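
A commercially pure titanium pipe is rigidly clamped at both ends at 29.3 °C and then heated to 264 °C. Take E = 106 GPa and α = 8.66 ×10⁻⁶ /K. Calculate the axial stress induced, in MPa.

215 MPa

ΔT = 234.7 K. Constrained thermal stress σ = E·α·ΔT = 106.0×10³ MPa × 8.66×10⁻⁶ × 234.7 = 215 MPa (compressive).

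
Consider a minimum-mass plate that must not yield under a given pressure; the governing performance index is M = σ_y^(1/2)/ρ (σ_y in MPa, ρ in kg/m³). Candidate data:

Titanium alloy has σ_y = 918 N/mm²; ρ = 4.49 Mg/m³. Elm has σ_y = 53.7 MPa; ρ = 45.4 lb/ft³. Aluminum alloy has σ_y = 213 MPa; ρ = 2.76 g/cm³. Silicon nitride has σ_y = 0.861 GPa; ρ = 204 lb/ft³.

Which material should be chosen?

In SI units:
  titanium alloy: σ_y = 918.0 MPa, ρ = 4490 kg/m³
  elm: σ_y = 53.70 MPa, ρ = 727.2 kg/m³
  aluminum alloy: σ_y = 213.0 MPa, ρ = 2760 kg/m³
  silicon nitride: σ_y = 861.0 MPa, ρ = 3268 kg/m³
  elm: M = 10.1×10⁻³
  silicon nitride: M = 8.98×10⁻³
  titanium alloy: M = 6.75×10⁻³
  aluminum alloy: M = 5.29×10⁻³
Highest index: elm.

elm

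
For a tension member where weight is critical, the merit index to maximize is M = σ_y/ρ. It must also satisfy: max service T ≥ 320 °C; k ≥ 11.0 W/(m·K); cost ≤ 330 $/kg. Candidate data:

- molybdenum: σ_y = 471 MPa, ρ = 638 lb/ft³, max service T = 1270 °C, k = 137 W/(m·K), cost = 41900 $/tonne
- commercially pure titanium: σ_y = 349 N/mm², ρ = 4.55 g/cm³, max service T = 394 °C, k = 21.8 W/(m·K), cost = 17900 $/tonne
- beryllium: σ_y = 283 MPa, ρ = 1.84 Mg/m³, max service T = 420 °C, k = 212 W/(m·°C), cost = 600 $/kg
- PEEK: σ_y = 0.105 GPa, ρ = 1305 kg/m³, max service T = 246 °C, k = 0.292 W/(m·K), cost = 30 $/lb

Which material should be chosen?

commercially pure titanium

Screen on constraints: max service T ≥ 320 °C; k ≥ 11.0 W/(m·K); cost ≤ 330 $/kg. Survivors: molybdenum, commercially pure titanium.
Convert each candidate to consistent units, then evaluate M:
  molybdenum: σ_y = 471.0 MPa, ρ = 10220 kg/m³
  commercially pure titanium: σ_y = 349.0 MPa, ρ = 4550 kg/m³
  commercially pure titanium: M = 76.7 kN·m/kg
  molybdenum: M = 46.1 kN·m/kg
Commercially pure titanium ranks first.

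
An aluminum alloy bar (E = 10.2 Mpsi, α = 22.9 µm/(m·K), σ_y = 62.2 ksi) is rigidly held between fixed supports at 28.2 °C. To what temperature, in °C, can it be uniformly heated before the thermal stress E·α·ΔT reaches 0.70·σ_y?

E = 10.2 Mpsi = 70.33 GPa.
σ_y = 62.2 ksi = 428.9 MPa.
E·α·ΔT = 300.2 MPa ⇒ ΔT = 300.2 / (70.33×10³ × 22.9×10⁻⁶) = 186.4 K.
T = 28.2 + 186.4 = 214.6 °C.

215 °C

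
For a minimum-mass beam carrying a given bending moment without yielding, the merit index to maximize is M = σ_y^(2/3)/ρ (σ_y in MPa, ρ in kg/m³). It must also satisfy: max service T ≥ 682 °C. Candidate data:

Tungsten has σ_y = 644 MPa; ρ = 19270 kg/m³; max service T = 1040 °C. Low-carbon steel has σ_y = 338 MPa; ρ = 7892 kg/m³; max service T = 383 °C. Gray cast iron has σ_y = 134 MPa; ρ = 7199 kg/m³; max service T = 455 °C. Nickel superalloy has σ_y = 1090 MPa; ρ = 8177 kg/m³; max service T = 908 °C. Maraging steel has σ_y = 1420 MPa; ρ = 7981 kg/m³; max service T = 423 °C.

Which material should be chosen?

Screen on constraints: max service T ≥ 682 °C. Survivors: tungsten, nickel superalloy.
Per-candidate index values:
  nickel superalloy: M = 13.0×10⁻³
  tungsten: M = 3.87×10⁻³
Nickel superalloy has the largest M.

nickel superalloy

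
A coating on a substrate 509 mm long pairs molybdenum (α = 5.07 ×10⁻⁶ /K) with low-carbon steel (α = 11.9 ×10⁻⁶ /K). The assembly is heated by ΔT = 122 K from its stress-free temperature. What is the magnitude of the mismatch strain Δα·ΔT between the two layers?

8.33×10⁻⁴

Δα = |5.07 − 11.9|×10⁻⁶/K = 6.83×10⁻⁶/K.
Mismatch strain = Δα·ΔT = 6.83×10⁻⁶ × 122.0 = 8.33×10⁻⁴.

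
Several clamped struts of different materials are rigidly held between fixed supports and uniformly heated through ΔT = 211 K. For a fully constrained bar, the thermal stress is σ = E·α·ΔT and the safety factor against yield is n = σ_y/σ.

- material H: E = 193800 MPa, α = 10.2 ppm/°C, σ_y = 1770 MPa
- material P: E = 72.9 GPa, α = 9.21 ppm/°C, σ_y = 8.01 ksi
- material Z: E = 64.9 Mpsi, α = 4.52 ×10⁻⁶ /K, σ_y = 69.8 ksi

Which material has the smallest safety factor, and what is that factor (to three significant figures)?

material P, n = 0.390

In consistent units (E in GPa, α in ×10⁻⁶/K, σ_y in MPa):
  material H: E = 193.8, α = 10.2, σ_y = 1770 → σ = 417 MPa, n = 4.24
  material P: E = 72.90, α = 9.21, σ_y = 55.23 → σ = 142 MPa, n = 0.390
  material Z: E = 447.5, α = 4.52, σ_y = 481.3 → σ = 427 MPa, n = 1.13
Smallest n: material P with n = 0.390.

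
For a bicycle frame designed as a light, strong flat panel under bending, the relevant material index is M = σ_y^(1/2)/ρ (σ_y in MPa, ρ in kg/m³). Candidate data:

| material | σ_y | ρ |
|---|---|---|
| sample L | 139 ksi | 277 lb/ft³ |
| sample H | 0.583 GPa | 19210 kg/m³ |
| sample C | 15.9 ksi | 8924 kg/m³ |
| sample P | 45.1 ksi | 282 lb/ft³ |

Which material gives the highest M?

Putting every candidate on a common basis:
  sample L: σ_y = 958.4 MPa, ρ = 4437 kg/m³
  sample H: σ_y = 583.0 MPa, ρ = 19210 kg/m³
  sample C: σ_y = 109.6 MPa, ρ = 8924 kg/m³
  sample P: σ_y = 311.0 MPa, ρ = 4517 kg/m³
  sample L: M = 6.98×10⁻³
  sample P: M = 3.90×10⁻³
  sample H: M = 1.26×10⁻³
  sample C: M = 1.17×10⁻³
The maximum is for sample L.

sample L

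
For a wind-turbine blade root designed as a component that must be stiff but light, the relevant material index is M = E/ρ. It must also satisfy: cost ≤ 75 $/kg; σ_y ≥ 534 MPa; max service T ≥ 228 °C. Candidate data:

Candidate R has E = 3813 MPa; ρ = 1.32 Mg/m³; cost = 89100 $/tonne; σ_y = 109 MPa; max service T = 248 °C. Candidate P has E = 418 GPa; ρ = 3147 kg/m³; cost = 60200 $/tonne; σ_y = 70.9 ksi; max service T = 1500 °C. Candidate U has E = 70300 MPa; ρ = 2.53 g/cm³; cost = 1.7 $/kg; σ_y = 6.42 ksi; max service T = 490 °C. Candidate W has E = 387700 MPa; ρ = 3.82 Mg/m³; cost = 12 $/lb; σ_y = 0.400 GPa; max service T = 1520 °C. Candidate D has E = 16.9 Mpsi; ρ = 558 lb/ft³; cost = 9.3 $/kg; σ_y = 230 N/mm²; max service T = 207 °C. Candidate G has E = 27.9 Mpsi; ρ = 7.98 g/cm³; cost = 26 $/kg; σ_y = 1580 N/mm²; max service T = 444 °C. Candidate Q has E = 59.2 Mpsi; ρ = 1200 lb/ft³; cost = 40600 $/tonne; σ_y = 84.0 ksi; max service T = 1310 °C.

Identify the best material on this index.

candidate G

Screen on constraints: cost ≤ 75 $/kg; σ_y ≥ 534 MPa; max service T ≥ 228 °C. Survivors: candidate G, candidate Q.
After converting to SI:
  candidate G: E = 192.4 GPa, ρ = 7980 kg/m³
  candidate Q: E = 408.2 GPa, ρ = 19220 kg/m³
  candidate G: M = 24.1 MN·m/kg
  candidate Q: M = 21.2 MN·m/kg
Candidate G ranks first.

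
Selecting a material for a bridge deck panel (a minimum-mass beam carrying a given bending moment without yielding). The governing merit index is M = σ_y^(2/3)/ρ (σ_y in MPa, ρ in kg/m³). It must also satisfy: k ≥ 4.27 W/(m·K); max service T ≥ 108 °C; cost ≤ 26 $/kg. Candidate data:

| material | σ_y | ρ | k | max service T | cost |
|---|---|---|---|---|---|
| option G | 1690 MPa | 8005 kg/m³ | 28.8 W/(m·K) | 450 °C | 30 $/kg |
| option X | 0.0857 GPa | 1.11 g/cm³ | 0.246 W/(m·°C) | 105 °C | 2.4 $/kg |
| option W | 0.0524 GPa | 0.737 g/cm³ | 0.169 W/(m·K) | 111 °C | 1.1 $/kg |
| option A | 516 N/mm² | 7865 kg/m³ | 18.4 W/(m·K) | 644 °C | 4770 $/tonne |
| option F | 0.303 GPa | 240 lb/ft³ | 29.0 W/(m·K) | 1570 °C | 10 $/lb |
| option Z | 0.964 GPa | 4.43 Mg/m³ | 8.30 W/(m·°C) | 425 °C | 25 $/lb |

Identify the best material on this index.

option F

Screen on constraints: k ≥ 4.27 W/(m·K); max service T ≥ 108 °C; cost ≤ 26 $/kg. Survivors: option A, option F.
Normalizing units and computing the index:
  option A: σ_y = 516.0 MPa, ρ = 7865 kg/m³
  option F: σ_y = 303.0 MPa, ρ = 3844 kg/m³
  option F: M = 11.7×10⁻³
  option A: M = 8.18×10⁻³
Highest index: option F.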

What needs to be done> Lines that hold the word "under" are the ones to copy from the entries above.

Task solution>
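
Consider a minimum-mass plate that must not yield under a given pressure; the governing performance index is M = σ_y^(1/2)/ρ (σ_y in MPa, ρ in kg/m³). Candidate data:
For a bicycle frame designed as a light, strong flat panel under bending, the relevant material index is M = σ_y^(1/2)/ρ (σ_y in MPa, ρ in kg/m³). Candidate data: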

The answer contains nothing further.